ASSIGNMENT:
What you print must match the data line for line.

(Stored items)
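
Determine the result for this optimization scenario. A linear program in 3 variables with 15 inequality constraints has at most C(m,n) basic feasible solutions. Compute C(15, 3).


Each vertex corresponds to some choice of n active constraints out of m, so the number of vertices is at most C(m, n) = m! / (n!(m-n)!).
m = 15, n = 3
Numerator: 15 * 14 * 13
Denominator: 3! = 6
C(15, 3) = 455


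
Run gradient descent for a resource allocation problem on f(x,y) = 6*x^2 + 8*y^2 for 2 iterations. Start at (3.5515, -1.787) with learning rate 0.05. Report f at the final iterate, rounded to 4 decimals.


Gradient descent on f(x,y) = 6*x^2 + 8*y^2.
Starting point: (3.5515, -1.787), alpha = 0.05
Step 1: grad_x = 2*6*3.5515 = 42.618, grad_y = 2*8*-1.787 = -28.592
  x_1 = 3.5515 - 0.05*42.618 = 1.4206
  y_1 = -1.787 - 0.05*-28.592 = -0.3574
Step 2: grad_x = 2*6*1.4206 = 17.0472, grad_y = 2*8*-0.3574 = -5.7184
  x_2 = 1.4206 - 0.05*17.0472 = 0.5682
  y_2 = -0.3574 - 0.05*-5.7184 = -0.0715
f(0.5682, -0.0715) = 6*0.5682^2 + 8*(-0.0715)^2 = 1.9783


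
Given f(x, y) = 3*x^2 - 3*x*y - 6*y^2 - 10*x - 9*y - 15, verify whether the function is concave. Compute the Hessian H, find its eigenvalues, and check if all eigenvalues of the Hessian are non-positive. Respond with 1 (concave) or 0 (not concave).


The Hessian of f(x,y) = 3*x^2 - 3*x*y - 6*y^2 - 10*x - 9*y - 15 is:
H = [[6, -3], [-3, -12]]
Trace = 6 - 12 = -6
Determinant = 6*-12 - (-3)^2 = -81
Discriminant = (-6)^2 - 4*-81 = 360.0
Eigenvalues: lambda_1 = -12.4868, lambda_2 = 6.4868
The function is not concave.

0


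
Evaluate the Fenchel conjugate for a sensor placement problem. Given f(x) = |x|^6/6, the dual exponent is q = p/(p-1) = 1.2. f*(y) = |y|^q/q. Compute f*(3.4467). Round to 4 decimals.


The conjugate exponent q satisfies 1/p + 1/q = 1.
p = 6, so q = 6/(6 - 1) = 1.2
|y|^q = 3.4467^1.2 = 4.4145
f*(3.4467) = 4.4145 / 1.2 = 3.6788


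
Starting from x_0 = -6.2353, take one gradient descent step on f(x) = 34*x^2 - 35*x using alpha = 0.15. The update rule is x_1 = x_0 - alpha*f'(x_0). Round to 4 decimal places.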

EXERCISE RESPONSE:
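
Determine the result for this optimization scenario. A linear program in 3 variables with 15 inequality constraints has at most C(m,n) basic feasible solutions. Compute C(15, 3).


Each vertex corresponds to some choice of n active constraints out of m, so the number of vertices is at most C(m, n) = m! / (n!(m-n)!).
m = 15, n = 3
Numerator: 15 * 14 * 13
Denominator: 3! = 6
C(15, 3) = 455


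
Run gradient descent for a resource allocation problem on f(x,y) = 6*x^2 + 8*y^2 for 2 iterations. Start at (3.5515, -1.787) with learning rate 0.05. Report f at the final iterate, rounded to 4 decimals.


Gradient descent on f(x,y) = 6*x^2 + 8*y^2.
Starting point: (3.5515, -1.787), alpha = 0.05
Step 1: grad_x = 2*6*3.5515 = 42.618, grad_y = 2*8*-1.787 = -28.592
  x_1 = 3.5515 - 0.05*42.618 = 1.4206
  y_1 = -1.787 - 0.05*-28.592 = -0.3574
Step 2: grad_x = 2*6*1.4206 = 17.0472, grad_y = 2*8*-0.3574 = -5.7184
  x_2 = 1.4206 - 0.05*17.0472 = 0.5682
  y_2 = -0.3574 - 0.05*-5.7184 = -0.0715
f(0.5682, -0.0715) = 6*0.5682^2 + 8*(-0.0715)^2 = 1.9783


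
Given f(x, y) = 3*x^2 - 3*x*y - 6*y^2 - 10*x - 9*y - 15, verify whether the function is concave. Compute the Hessian H, find its eigenvalues, and check if all eigenvalues of the Hessian are non-positive. Respond with 1 (concave) or 0 (not concave).


The Hessian of f(x,y) = 3*x^2 - 3*x*y - 6*y^2 - 10*x - 9*y - 15 is:
H = [[6, -3], [-3, -12]]
Trace = 6 - 12 = -6
Determinant = 6*-12 - (-3)^2 = -81
Discriminant = (-6)^2 - 4*-81 = 360.0
Eigenvalues: lambda_1 = -12.4868, lambda_2 = 6.4868
The function is not concave.

0


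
Evaluate the Fenchel conjugate for a sensor placement problem. Given f(x) = |x|^6/6, the dual exponent is q = p/(p-1) = 1.2. f*(y) = |y|^q/q. Compute f*(3.4467). Round to 4 decimals.


The conjugate exponent q satisfies 1/p + 1/q = 1.
p = 6, so q = 6/(6 - 1) = 1.2
|y|^q = 3.4467^1.2 = 4.4145
f*(3.4467) = 4.4145 / 1.2 = 3.6788


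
Starting from x_0 = -6.2353, take one gradient descent step on f(x) = 34*x^2 - 35*x using alpha = 0.15. The update rule is x_1 = x_0 - alpha*f'(x_0). Round to 4 decimal places.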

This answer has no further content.